- _Information shown_
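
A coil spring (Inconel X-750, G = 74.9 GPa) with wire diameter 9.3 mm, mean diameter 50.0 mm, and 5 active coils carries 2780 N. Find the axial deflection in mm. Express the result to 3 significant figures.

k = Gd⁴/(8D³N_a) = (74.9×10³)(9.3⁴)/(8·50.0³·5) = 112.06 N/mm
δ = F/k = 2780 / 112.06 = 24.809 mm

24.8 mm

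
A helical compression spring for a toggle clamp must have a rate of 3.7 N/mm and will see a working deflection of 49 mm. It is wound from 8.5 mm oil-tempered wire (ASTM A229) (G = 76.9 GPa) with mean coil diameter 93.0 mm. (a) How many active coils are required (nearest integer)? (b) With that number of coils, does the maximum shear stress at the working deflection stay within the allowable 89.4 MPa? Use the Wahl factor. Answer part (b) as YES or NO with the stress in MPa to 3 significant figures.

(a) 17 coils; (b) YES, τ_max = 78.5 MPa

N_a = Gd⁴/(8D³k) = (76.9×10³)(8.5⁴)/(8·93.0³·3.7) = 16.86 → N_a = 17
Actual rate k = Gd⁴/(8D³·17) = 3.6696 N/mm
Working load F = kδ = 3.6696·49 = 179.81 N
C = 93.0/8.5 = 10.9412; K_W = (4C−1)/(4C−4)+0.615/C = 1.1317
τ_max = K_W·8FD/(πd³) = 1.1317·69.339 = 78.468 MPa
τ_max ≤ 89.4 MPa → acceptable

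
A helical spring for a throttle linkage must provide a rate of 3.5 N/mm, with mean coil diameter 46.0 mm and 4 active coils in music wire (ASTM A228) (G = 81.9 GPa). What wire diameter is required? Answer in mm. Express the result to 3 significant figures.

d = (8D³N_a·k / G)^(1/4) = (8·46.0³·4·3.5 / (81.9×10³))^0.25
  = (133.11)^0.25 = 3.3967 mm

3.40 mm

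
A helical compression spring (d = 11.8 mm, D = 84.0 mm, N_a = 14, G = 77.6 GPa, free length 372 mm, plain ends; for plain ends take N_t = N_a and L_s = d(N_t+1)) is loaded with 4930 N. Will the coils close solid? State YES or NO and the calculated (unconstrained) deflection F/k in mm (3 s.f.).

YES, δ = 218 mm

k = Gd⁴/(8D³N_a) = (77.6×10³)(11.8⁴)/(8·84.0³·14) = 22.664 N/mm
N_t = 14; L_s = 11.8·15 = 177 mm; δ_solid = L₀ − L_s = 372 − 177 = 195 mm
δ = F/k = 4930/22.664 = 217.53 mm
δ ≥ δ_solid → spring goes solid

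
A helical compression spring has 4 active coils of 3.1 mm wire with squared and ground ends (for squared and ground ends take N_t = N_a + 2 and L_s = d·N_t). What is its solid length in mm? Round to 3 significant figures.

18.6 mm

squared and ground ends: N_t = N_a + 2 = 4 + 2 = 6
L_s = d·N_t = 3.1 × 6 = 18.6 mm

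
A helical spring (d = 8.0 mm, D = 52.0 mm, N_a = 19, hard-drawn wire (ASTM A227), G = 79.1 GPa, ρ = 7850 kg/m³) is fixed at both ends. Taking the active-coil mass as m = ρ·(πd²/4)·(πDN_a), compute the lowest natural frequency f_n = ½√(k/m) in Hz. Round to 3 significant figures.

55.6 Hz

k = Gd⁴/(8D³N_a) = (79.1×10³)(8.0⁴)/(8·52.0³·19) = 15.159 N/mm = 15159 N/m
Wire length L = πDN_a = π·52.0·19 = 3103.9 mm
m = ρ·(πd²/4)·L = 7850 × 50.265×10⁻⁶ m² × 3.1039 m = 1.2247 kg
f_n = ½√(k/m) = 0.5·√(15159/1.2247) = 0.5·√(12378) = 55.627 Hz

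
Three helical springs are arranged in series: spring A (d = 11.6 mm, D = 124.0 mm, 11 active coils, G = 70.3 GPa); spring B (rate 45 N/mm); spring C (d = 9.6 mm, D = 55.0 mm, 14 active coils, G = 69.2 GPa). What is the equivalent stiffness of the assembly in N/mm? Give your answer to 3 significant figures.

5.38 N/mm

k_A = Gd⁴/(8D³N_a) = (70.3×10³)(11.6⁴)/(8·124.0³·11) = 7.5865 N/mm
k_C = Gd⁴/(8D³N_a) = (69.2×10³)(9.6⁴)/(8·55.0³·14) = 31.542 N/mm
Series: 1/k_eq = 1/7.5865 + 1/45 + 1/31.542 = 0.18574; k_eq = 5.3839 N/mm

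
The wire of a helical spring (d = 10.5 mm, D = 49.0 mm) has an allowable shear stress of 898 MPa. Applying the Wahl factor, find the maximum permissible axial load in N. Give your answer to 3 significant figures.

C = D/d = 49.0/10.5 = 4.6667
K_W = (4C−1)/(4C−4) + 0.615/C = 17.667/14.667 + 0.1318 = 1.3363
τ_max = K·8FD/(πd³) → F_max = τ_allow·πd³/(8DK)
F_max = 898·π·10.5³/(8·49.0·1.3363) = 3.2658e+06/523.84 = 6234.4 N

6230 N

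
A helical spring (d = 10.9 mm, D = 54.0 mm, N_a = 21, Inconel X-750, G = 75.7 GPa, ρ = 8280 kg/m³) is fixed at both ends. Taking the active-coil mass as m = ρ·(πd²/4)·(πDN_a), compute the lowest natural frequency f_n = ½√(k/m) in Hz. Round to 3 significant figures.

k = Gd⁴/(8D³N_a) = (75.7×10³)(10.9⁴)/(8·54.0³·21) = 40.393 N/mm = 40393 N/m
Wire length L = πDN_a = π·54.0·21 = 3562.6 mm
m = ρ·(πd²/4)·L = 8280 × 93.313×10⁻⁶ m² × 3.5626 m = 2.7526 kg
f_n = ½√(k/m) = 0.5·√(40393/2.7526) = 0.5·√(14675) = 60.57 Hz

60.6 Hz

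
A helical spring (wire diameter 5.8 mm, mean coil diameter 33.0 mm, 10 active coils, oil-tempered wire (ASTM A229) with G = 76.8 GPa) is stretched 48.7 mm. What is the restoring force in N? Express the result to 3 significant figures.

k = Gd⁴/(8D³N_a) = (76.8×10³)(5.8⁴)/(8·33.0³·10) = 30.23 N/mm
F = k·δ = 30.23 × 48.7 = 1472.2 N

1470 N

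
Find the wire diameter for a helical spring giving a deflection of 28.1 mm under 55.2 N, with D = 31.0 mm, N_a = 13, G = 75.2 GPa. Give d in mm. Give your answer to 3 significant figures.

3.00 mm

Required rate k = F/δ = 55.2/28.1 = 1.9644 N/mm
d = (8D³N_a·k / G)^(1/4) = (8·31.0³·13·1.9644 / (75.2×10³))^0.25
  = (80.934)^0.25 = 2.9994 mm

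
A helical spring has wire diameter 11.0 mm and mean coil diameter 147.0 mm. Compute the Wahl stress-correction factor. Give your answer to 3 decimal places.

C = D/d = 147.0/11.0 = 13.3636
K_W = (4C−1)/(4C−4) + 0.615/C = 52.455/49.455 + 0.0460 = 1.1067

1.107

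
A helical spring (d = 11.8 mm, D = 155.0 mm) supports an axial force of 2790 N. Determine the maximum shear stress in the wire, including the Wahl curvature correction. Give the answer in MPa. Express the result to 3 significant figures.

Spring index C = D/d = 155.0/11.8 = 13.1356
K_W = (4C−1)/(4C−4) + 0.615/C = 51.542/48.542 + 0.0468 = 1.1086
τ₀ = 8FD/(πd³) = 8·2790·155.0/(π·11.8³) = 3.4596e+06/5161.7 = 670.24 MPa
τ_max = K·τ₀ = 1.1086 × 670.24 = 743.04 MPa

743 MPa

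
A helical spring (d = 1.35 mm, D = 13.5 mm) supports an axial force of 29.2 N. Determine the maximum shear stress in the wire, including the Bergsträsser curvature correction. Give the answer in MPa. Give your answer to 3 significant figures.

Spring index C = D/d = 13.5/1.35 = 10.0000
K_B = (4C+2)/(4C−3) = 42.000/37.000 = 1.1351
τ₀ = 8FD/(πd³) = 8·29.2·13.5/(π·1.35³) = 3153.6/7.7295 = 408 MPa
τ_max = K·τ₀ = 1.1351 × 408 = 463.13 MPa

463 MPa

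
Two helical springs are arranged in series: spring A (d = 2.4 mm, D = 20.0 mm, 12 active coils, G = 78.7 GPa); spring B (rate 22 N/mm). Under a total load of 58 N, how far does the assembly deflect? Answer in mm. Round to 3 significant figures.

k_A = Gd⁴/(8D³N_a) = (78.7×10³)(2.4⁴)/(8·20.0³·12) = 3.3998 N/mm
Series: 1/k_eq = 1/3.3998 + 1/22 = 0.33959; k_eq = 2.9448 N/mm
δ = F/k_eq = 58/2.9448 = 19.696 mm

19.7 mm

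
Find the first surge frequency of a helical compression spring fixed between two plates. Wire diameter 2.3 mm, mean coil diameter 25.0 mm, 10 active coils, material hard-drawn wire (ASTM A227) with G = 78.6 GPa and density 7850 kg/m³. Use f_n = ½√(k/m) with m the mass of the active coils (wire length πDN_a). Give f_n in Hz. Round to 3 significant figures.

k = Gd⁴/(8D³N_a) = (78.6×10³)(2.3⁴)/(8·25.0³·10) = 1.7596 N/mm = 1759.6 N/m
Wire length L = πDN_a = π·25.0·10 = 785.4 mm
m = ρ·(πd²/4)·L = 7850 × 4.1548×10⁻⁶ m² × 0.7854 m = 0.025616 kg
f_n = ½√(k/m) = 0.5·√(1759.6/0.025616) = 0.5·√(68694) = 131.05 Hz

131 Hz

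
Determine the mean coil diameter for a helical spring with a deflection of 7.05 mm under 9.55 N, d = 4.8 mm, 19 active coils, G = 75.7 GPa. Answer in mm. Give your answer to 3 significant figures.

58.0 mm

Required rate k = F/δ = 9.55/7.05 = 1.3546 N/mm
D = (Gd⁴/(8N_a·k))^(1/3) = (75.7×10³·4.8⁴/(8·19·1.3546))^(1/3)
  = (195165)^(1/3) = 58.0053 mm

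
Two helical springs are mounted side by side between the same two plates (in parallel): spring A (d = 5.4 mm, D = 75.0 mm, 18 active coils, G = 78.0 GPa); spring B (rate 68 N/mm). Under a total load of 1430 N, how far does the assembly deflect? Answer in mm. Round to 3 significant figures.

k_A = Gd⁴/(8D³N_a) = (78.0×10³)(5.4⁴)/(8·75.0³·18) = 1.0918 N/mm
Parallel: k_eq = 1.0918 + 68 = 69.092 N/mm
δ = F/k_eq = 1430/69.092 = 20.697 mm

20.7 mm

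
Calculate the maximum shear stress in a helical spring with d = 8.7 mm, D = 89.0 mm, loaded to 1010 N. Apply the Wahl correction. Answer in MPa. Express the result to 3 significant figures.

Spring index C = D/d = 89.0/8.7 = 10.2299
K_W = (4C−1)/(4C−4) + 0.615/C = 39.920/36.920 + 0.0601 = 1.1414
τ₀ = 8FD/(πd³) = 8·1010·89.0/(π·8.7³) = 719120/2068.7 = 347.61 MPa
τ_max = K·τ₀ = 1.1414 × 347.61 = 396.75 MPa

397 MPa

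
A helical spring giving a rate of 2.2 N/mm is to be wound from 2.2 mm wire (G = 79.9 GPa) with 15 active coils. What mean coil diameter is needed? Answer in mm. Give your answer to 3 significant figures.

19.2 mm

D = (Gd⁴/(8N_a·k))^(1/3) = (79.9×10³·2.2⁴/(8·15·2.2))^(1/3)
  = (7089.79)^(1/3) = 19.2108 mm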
* * *
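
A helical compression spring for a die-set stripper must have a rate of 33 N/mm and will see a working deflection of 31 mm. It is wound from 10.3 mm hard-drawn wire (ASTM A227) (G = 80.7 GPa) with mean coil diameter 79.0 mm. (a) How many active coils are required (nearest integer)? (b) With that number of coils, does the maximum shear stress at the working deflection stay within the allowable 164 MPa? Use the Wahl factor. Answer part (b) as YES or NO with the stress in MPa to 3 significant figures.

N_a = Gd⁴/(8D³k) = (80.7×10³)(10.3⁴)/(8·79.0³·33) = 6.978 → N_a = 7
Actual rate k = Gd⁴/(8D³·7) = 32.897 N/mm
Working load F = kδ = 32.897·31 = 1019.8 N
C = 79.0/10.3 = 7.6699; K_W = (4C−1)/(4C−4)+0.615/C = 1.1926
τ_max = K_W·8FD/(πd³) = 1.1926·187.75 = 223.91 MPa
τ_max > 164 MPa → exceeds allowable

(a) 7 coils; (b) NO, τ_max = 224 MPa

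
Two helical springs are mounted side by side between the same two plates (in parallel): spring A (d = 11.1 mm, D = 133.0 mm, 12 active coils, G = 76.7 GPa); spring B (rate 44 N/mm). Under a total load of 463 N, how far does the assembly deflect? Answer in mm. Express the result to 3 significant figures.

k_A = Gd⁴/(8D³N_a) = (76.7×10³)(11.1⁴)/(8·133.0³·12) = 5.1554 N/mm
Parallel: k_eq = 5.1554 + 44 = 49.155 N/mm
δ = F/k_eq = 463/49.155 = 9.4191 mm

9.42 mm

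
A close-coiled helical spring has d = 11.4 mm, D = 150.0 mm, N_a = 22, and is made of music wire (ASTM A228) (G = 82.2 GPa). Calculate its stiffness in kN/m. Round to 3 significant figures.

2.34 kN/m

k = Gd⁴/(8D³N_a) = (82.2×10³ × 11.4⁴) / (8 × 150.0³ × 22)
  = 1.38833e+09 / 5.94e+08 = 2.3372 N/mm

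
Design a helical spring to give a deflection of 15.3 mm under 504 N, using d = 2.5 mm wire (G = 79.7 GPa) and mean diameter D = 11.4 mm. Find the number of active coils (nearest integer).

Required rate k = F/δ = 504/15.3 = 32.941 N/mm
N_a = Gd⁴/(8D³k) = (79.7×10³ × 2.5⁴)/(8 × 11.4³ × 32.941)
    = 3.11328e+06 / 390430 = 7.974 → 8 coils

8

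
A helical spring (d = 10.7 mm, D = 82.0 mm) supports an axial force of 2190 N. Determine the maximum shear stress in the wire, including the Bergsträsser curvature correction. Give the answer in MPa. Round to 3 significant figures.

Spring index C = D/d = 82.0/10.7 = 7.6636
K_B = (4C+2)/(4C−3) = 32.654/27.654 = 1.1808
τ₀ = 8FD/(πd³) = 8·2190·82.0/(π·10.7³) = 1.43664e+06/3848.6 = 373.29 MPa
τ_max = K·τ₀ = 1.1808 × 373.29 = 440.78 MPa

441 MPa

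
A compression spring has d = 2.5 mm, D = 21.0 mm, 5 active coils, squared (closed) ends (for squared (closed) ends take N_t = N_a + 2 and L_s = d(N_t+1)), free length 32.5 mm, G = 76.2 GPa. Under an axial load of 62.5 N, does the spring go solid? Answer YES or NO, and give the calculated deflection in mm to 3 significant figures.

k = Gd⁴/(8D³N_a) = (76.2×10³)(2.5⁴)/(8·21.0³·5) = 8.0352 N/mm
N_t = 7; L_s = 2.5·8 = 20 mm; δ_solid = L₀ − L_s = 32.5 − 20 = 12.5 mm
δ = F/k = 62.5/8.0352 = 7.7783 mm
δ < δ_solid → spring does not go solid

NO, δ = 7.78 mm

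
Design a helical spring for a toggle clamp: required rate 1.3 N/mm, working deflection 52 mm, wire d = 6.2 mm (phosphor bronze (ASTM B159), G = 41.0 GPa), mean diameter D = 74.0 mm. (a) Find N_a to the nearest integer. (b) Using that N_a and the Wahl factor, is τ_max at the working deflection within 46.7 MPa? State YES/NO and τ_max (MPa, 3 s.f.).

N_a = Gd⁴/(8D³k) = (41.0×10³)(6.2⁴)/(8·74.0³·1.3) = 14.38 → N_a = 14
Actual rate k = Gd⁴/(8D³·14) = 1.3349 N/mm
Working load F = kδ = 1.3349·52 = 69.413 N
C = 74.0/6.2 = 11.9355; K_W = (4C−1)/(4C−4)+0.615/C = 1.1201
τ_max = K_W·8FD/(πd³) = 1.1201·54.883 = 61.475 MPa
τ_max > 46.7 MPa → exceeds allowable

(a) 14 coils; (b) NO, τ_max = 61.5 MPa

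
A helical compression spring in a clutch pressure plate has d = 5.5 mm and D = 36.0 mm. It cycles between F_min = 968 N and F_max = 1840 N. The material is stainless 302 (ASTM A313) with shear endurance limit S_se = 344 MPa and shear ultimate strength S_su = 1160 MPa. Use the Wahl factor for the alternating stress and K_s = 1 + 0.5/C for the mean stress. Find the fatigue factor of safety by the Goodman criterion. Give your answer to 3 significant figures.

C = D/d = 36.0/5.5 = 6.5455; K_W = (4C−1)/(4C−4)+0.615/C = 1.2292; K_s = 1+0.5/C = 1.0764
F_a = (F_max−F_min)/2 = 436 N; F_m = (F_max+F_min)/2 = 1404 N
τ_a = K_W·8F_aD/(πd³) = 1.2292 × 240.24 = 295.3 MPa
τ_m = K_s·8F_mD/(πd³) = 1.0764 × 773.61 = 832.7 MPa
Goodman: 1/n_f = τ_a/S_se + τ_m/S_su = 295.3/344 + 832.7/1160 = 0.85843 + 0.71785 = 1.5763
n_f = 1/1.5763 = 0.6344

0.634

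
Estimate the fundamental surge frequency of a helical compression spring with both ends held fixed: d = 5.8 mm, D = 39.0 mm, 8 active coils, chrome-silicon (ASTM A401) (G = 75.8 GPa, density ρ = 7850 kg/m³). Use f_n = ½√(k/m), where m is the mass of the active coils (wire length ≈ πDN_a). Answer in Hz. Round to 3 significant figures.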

- _Your goal_
Where the line holding "A helical compression spring in" appears in the listing above, start reproducing exactly, and end with the line holding "Estimate the fundamental".

- _Output of the exercise_
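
A helical compression spring in a clutch pressure plate has d = 5.5 mm and D = 36.0 mm. It cycles between F_min = 968 N and F_max = 1840 N. The material is stainless 302 (ASTM A313) with shear endurance limit S_se = 344 MPa and shear ultimate strength S_su = 1160 MPa. Use the Wahl factor for the alternating stress and K_s = 1 + 0.5/C for the mean stress. Find the fatigue factor of safety by the Goodman criterion. Give your answer to 3 significant figures.

C = D/d = 36.0/5.5 = 6.5455; K_W = (4C−1)/(4C−4)+0.615/C = 1.2292; K_s = 1+0.5/C = 1.0764
F_a = (F_max−F_min)/2 = 436 N; F_m = (F_max+F_min)/2 = 1404 N
τ_a = K_W·8F_aD/(πd³) = 1.2292 × 240.24 = 295.3 MPa
τ_m = K_s·8F_mD/(πd³) = 1.0764 × 773.61 = 832.7 MPa
Goodman: 1/n_f = τ_a/S_se + τ_m/S_su = 295.3/344 + 832.7/1160 = 0.85843 + 0.71785 = 1.5763
n_f = 1/1.5763 = 0.6344

0.634

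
Estimate the fundamental surge frequency of a helical compression spring with both ends held fixed: d = 5.8 mm, D = 39.0 mm, 8 active coils, chrome-silicon (ASTM A401) (G = 75.8 GPa, density ρ = 7850 kg/m³). Use f_n = ½√(k/m), where m is the mass of the active coils (wire length ≈ πDN_a). Answer in Hz. Round to 3 significant figures.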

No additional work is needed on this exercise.